PROBLEM TO WORK ON:
In the records below, find the line containing "For the rate λ of failed". Restate it and all the lines after it exactly, and omit the rest.

Collected data entries
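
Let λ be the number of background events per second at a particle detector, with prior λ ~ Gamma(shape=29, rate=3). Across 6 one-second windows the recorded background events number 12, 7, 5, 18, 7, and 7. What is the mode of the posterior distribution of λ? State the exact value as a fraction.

Total count: 12 + 7 + 5 + 18 + 7 + 7 = 56.
Total exposure: 6 seconds.
Posterior: α' = 29 + 56 = 85, β' = 3 + 6 = 9.
Posterior mode = (α'−1)/β' = 84/9 = 28/3.

28/3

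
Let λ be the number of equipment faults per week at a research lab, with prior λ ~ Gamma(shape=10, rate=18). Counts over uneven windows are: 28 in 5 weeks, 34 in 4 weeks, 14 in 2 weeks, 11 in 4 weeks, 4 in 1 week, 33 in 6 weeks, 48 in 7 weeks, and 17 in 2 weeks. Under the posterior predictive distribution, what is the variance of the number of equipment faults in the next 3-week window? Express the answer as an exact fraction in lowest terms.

31044/2401

Total count: 28 + 34 + 14 + 11 + 4 + 33 + 48 + 17 = 189.
Total exposure: 5 + 4 + 2 + 4 + 1 + 6 + 7 + 2 = 31 weeks.
By Gamma–Poisson conjugacy, the posterior is Gamma(α + Σx, β + Σt) = Gamma(10 + 189, 18 + 31) = Gamma(199, 49).
The posterior predictive for a window of length T is Negative Binomial with variance T·α'·(β'+T)/β'² = 3·199·52/2401 = 31044/2401.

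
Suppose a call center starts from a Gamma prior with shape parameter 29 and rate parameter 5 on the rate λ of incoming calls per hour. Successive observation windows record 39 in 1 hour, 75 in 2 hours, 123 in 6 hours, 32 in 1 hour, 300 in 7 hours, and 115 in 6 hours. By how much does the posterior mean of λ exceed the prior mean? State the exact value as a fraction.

Total count: 39 + 75 + 123 + 32 + 300 + 115 = 684.
Total exposure: 1 + 2 + 6 + 1 + 7 + 6 = 23 hours.
Conjugate update: add total count to the shape and total exposure to the rate, giving Gamma(713, 28).
Posterior mean = 713/28 = 713/28; prior mean = 29/5 = 29/5. Difference = 713/28 − 29/5 = 2753/140.

2753/140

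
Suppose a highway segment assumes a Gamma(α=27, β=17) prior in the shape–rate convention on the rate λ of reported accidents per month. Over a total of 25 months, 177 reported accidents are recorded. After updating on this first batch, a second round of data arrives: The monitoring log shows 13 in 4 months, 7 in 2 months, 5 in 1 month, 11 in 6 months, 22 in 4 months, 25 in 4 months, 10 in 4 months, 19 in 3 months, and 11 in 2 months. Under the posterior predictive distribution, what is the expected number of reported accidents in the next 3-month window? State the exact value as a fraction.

Total count 177 over total exposure 25 months.
After the first batch: Gamma(27 + 177, 17 + 25) = Gamma(204, 42).
Total count: 13 + 7 + 5 + 11 + 22 + 25 + 10 + 19 + 11 = 123.
Total exposure: 4 + 2 + 1 + 6 + 4 + 4 + 4 + 3 + 2 = 30 months.
After the second batch: Gamma(204 + 123, 42 + 30) = Gamma(327, 72).
Predictive mean over a 3-month window = T·E[λ|data] = 3·327/72 = 109/8.

109/8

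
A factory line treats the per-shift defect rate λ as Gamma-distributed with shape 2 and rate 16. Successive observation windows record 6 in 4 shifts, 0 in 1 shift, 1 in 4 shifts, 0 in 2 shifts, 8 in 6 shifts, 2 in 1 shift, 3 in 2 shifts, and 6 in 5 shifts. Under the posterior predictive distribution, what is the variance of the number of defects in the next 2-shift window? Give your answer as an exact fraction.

2408/1681

Total count: 6 + 0 + 1 + 0 + 8 + 2 + 3 + 6 = 26.
Total exposure: 4 + 1 + 4 + 2 + 6 + 1 + 2 + 5 = 25 shifts.
Gamma(α, β) with Poisson data over total exposure Σt gives posterior Gamma(α+Σx, β+Σt) = Gamma(28, 41).
The posterior predictive for a window of length T is Negative Binomial with variance T·α'·(β'+T)/β'² = 2·28·43/1681 = 2408/1681.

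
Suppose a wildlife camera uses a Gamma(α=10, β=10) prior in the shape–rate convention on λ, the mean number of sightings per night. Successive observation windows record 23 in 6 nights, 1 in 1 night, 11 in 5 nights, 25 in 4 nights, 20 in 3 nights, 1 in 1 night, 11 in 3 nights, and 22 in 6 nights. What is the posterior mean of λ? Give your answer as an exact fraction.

124/39

Total count: 23 + 1 + 11 + 25 + 20 + 1 + 11 + 22 = 114.
Total exposure: 6 + 1 + 5 + 4 + 3 + 1 + 3 + 6 = 29 nights.
By Gamma–Poisson conjugacy, the posterior is Gamma(α + Σx, β + Σt) = Gamma(10 + 114, 10 + 29) = Gamma(124, 39).
Posterior mean = α'/β' = 124/39.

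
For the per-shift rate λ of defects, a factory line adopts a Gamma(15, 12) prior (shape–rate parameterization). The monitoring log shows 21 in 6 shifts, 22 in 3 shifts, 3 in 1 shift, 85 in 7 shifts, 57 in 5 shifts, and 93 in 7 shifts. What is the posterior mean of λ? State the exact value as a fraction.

296/41

Total count: 21 + 22 + 3 + 85 + 57 + 93 = 281.
Total exposure: 6 + 3 + 1 + 7 + 5 + 7 = 29 shifts.
Posterior: α' = 15 + 281 = 296, β' = 12 + 29 = 41.
Posterior mean = α'/β' = 296/41.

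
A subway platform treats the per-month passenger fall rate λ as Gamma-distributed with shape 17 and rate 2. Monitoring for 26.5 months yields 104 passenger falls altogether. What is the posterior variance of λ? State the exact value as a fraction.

Total count 104 over total exposure 26.5 months.
The Gamma prior is conjugate for the Poisson rate, so λ | data ~ Gamma(17+104, 2+26.5) = Gamma(121, 57/2).
Posterior variance = α'/β'² = 121/(3249/4) = 484/3249.

484/3249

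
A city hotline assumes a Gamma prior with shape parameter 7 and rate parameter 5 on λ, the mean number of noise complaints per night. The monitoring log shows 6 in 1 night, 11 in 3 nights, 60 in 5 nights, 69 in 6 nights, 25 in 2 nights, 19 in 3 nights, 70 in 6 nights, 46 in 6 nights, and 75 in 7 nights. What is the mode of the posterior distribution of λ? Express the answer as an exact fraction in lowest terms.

387/44

Total count: 6 + 11 + 60 + 69 + 25 + 19 + 70 + 46 + 75 = 381.
Total exposure: 1 + 3 + 5 + 6 + 2 + 3 + 6 + 6 + 7 = 39 nights.
Posterior: α' = 7 + 381 = 388, β' = 5 + 39 = 44.
Posterior mode = (α'−1)/β' = 387/44.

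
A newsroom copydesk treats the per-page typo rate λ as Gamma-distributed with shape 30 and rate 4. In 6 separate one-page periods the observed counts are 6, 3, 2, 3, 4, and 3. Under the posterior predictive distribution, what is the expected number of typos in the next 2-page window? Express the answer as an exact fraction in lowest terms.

51/5

Total count: 6 + 3 + 2 + 3 + 4 + 3 = 21.
Total exposure: 6 pages.
Gamma(α, β) with Poisson data over total exposure Σt gives posterior Gamma(α+Σx, β+Σt) = Gamma(51, 10).
Predictive mean over a 2-page window = T·E[λ|data] = 2·51/10 = 51/5.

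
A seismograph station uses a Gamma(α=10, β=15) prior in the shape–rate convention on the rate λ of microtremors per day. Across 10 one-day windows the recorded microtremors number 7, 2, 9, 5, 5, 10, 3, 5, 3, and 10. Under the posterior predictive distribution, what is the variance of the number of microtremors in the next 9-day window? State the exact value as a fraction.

21114/625

Total count: 7 + 2 + 9 + 5 + 5 + 10 + 3 + 5 + 3 + 10 = 59.
Total exposure: 10 days.
By Gamma–Poisson conjugacy, the posterior is Gamma(α + Σx, β + Σt) = Gamma(10 + 59, 15 + 10) = Gamma(69, 25).
The posterior predictive for a window of length T is Negative Binomial with variance T·α'·(β'+T)/β'² = 9·69·34/625 = 21114/625.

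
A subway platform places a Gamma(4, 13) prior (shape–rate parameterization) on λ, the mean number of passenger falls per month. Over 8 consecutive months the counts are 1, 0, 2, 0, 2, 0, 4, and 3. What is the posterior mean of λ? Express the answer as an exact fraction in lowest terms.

Total count: 1 + 0 + 2 + 0 + 2 + 0 + 4 + 3 = 12.
Total exposure: 8 months.
Posterior: α' = 4 + 12 = 16, β' = 13 + 8 = 21.
Posterior mean = α'/β' = 16/21.

16/21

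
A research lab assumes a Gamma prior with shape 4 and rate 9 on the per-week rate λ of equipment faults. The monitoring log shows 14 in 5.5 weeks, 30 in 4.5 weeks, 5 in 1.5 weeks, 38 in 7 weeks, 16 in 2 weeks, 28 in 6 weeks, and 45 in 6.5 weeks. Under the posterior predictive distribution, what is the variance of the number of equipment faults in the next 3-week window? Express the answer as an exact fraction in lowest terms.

Total count: 14 + 30 + 5 + 38 + 16 + 28 + 45 = 176.
Total exposure: 5.5 + 4.5 + 1.5 + 7 + 2 + 6 + 6.5 = 33 weeks.
Conjugate update: add total count to the shape and total exposure to the rate, giving Gamma(180, 42).
The posterior predictive for a window of length T is Negative Binomial with variance T·α'·(β'+T)/β'² = 3·180·45/1764 = 675/49.

675/49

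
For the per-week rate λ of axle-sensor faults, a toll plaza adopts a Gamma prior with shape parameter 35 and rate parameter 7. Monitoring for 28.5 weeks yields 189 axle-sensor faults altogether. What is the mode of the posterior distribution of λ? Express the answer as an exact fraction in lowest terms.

Total count 189 over total exposure 28.5 weeks.
Gamma(α, β) with Poisson data over total exposure Σt gives posterior Gamma(α+Σx, β+Σt) = Gamma(224, 71/2).
Posterior mode = (α'−1)/β' = 223/(71/2) = 446/71.

446/71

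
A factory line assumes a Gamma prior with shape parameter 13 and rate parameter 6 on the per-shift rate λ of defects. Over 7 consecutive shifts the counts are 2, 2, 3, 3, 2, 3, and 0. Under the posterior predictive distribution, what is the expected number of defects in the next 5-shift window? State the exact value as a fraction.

140/13

Total count: 2 + 2 + 3 + 3 + 2 + 3 + 0 = 15.
Total exposure: 7 shifts.
Gamma(α, β) with Poisson data over total exposure Σt gives posterior Gamma(α+Σx, β+Σt) = Gamma(28, 13).
Predictive mean over a 5-shift window = T·E[λ|data] = 5·28/13 = 140/13.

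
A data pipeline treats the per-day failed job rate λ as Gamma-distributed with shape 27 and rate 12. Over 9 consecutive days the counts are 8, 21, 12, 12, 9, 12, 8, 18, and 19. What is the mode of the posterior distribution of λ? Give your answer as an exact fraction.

145/21

Total count: 8 + 21 + 12 + 12 + 9 + 12 + 8 + 18 + 19 = 119.
Total exposure: 9 days.
The Gamma prior is conjugate for the Poisson rate, so λ | data ~ Gamma(27+119, 12+9) = Gamma(146, 21).
Posterior mode = (α'−1)/β' = 145/21.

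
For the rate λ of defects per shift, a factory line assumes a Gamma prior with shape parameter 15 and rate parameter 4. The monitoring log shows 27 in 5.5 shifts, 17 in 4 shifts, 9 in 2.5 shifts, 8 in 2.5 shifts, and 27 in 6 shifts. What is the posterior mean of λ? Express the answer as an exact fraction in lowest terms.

206/49

Total count: 27 + 17 + 9 + 8 + 27 = 88.
Total exposure: 5.5 + 4 + 2.5 + 2.5 + 6 = 20.5 shifts.
By Gamma–Poisson conjugacy, the posterior is Gamma(α + Σx, β + Σt) = Gamma(15 + 88, 4 + 20.5) = Gamma(103, 49/2).
Posterior mean = α'/β' = 103/(49/2) = 206/49.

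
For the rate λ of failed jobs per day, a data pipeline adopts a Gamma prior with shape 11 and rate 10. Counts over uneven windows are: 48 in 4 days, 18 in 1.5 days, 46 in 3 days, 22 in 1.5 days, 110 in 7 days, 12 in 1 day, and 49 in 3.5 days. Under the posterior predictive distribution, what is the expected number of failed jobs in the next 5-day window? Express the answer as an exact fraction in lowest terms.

Total count: 48 + 18 + 46 + 22 + 110 + 12 + 49 = 305.
Total exposure: 4 + 1.5 + 3 + 1.5 + 7 + 1 + 3.5 = 21.5 days.
Conjugate update: add total count to the shape and total exposure to the rate, giving Gamma(316, 63/2).
Predictive mean over a 5-day window = T·E[λ|data] = 5·316/(63/2) = 3160/63.

3160/63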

TASK RESULT:
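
For the rate λ of failed jobs per day, a data pipeline adopts a Gamma prior with shape 11 and rate 10. Counts over uneven windows are: 48 in 4 days, 18 in 1.5 days, 46 in 3 days, 22 in 1.5 days, 110 in 7 days, 12 in 1 day, and 49 in 3.5 days. Under the posterior predictive distribution, what is the expected number of failed jobs in the next 5-day window? Express the answer as an exact fraction in lowest terms.

Total count: 48 + 18 + 46 + 22 + 110 + 12 + 49 = 305.
Total exposure: 4 + 1.5 + 3 + 1.5 + 7 + 1 + 3.5 = 21.5 days.
Conjugate update: add total count to the shape and total exposure to the rate, giving Gamma(316, 63/2).
Predictive mean over a 5-day window = T·E[λ|data] = 5·316/(63/2) = 3160/63.

3160/63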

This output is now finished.